Take the listing below and print exactly the lines starting at the line containing "Product A (rate" and ending at the line containing "- Employment history ≥ 18 months", both ends included, and no others.

## Record extracts:
━━━━

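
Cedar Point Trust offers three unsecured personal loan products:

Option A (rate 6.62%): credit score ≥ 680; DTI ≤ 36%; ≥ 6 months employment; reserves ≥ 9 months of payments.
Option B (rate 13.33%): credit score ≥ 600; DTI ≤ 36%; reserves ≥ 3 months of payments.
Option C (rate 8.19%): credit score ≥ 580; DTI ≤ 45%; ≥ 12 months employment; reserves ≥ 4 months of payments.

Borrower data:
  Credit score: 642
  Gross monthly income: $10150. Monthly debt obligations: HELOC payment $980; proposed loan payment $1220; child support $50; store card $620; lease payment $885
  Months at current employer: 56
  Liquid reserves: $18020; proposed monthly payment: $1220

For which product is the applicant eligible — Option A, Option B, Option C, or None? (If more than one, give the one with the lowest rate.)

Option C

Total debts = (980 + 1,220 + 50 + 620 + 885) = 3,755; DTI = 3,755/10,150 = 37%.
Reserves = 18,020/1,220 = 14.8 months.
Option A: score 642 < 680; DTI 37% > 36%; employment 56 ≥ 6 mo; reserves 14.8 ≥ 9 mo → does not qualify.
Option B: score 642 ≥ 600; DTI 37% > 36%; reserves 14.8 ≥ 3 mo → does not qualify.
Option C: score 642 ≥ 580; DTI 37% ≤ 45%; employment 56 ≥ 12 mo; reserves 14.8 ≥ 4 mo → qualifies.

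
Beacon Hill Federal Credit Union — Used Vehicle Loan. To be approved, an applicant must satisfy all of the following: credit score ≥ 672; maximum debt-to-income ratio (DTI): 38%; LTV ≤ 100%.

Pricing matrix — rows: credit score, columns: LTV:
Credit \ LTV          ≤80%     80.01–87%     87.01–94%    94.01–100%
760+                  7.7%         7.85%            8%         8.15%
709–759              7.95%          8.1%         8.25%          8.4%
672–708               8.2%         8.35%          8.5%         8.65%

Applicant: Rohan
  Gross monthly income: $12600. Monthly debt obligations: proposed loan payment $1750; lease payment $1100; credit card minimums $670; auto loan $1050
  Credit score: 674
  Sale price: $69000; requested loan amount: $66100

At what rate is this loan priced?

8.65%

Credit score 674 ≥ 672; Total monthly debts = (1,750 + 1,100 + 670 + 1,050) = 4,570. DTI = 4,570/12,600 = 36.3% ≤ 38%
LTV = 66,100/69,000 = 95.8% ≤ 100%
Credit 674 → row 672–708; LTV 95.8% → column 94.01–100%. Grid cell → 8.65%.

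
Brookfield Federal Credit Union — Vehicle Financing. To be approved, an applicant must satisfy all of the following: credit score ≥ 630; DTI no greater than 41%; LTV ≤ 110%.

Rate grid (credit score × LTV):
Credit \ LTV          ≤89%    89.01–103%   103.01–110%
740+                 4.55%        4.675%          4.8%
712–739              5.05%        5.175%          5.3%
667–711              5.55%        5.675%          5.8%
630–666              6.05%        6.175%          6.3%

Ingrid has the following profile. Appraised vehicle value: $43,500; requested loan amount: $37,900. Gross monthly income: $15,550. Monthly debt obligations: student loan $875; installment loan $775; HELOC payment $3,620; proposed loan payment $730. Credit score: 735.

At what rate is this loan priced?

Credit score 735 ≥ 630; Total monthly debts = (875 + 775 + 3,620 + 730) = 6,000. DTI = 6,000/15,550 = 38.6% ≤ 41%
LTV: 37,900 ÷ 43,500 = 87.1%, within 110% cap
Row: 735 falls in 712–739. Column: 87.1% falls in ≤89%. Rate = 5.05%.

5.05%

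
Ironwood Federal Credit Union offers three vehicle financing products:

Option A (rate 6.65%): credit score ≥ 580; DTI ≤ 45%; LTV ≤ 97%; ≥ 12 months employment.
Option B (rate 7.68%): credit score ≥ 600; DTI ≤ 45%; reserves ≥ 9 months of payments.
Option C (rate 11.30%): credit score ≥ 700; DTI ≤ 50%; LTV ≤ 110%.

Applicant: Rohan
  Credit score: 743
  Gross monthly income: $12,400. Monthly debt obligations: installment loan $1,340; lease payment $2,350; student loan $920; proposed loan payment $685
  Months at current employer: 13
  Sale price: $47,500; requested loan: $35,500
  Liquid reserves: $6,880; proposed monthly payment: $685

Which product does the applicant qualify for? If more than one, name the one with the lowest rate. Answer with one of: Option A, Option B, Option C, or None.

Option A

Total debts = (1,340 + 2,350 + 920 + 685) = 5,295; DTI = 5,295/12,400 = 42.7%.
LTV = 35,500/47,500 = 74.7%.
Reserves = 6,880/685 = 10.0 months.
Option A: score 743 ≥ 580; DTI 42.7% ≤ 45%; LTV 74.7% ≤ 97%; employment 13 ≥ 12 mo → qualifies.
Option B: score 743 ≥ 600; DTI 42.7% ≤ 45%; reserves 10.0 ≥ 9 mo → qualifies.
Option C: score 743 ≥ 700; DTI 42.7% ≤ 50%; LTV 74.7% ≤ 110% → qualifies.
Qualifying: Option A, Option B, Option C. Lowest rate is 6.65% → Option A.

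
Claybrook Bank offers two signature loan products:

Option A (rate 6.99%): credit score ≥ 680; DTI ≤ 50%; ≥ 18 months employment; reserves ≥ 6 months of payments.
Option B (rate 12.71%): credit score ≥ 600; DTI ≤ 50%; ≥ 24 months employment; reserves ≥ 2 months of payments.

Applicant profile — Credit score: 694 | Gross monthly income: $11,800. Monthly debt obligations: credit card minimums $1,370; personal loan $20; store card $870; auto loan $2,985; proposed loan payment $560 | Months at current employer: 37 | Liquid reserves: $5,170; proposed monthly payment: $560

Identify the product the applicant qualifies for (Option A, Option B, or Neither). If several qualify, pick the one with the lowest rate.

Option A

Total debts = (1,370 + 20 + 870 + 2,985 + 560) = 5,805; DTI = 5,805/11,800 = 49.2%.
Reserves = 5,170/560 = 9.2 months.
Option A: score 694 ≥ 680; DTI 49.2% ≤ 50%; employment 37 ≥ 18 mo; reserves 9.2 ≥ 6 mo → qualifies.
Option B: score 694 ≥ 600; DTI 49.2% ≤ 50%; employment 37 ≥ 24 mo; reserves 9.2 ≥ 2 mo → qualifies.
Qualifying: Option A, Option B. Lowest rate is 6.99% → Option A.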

━━━━

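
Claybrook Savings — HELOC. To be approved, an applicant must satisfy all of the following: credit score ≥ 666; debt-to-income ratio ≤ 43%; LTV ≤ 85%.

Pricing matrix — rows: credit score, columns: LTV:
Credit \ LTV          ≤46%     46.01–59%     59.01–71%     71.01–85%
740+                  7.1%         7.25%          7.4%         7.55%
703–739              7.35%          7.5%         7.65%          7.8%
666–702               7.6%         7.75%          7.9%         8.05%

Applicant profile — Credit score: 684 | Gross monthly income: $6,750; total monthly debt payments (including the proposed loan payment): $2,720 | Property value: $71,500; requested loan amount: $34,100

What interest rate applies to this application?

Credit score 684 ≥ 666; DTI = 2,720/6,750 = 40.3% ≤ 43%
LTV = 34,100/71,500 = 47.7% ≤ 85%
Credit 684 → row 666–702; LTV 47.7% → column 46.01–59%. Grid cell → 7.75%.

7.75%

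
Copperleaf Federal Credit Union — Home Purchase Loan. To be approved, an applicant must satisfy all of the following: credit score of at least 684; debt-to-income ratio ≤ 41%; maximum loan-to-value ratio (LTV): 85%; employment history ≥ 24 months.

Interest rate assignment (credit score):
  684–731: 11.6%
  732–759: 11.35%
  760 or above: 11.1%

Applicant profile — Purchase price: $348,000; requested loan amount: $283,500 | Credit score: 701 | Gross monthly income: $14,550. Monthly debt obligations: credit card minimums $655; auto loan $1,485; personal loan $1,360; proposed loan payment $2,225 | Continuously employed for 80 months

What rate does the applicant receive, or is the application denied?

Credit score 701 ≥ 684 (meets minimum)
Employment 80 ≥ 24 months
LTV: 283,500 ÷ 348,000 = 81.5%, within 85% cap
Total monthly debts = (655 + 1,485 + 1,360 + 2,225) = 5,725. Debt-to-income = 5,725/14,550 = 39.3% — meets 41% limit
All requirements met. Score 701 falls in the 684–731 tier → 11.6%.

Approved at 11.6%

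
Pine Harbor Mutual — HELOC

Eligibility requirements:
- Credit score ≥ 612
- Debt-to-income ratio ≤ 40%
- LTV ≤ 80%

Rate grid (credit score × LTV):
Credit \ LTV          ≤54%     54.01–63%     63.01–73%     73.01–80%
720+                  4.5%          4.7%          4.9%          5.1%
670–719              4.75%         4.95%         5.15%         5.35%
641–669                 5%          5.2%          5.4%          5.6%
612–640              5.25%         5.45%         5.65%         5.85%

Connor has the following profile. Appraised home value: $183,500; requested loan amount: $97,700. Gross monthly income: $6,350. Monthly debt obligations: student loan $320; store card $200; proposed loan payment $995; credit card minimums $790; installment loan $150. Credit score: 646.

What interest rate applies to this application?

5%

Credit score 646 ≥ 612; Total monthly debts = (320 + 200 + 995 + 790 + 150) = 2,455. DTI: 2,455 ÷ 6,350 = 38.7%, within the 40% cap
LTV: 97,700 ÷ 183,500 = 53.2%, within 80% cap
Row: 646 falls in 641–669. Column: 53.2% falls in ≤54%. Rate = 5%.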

━━━━

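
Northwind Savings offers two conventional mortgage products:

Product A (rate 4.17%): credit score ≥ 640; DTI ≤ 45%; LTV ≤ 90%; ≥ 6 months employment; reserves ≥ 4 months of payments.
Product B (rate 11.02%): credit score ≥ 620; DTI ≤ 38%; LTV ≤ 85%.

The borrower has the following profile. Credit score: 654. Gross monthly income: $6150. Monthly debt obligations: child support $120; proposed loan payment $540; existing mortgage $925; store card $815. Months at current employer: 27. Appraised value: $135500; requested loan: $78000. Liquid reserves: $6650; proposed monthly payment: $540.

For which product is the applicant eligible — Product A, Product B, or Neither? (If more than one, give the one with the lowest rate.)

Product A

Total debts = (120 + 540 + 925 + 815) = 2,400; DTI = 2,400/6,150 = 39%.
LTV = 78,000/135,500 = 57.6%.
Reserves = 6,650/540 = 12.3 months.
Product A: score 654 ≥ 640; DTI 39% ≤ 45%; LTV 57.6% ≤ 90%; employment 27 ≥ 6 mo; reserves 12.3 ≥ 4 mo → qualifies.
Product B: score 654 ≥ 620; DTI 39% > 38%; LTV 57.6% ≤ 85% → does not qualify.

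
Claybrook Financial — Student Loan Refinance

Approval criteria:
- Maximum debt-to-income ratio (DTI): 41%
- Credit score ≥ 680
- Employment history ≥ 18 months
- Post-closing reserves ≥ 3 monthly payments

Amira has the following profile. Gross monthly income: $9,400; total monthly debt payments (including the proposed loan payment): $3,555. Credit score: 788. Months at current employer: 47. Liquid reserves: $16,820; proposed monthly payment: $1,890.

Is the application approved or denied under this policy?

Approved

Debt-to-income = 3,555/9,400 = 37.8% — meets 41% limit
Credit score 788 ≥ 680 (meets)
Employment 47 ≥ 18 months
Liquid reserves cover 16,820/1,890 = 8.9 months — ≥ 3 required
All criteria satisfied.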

━━━━

## Exercise solution:
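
Product A (rate 4.17%): credit score ≥ 640; DTI ≤ 45%; LTV ≤ 90%; ≥ 6 months employment; reserves ≥ 4 months of payments.
Product B (rate 11.02%): credit score ≥ 620; DTI ≤ 38%; LTV ≤ 85%.

The borrower has the following profile. Credit score: 654. Gross monthly income: $6150. Monthly debt obligations: child support $120; proposed loan payment $540; existing mortgage $925; store card $815. Months at current employer: 27. Appraised value: $135500; requested loan: $78000. Liquid reserves: $6650; proposed monthly payment: $540.

For which product is the applicant eligible — Product A, Product B, or Neither? (If more than one, give the one with the lowest rate.)

Product A

Total debts = (120 + 540 + 925 + 815) = 2,400; DTI = 2,400/6,150 = 39%.
LTV = 78,000/135,500 = 57.6%.
Reserves = 6,650/540 = 12.3 months.
Product A: score 654 ≥ 640; DTI 39% ≤ 45%; LTV 57.6% ≤ 90%; employment 27 ≥ 6 mo; reserves 12.3 ≥ 4 mo → qualifies.
Product B: score 654 ≥ 620; DTI 39% > 38%; LTV 57.6% ≤ 85% → does not qualify.

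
Claybrook Financial — Student Loan Refinance

Approval criteria:
- Maximum debt-to-income ratio (DTI): 41%
- Credit score ≥ 680
- Employment history ≥ 18 months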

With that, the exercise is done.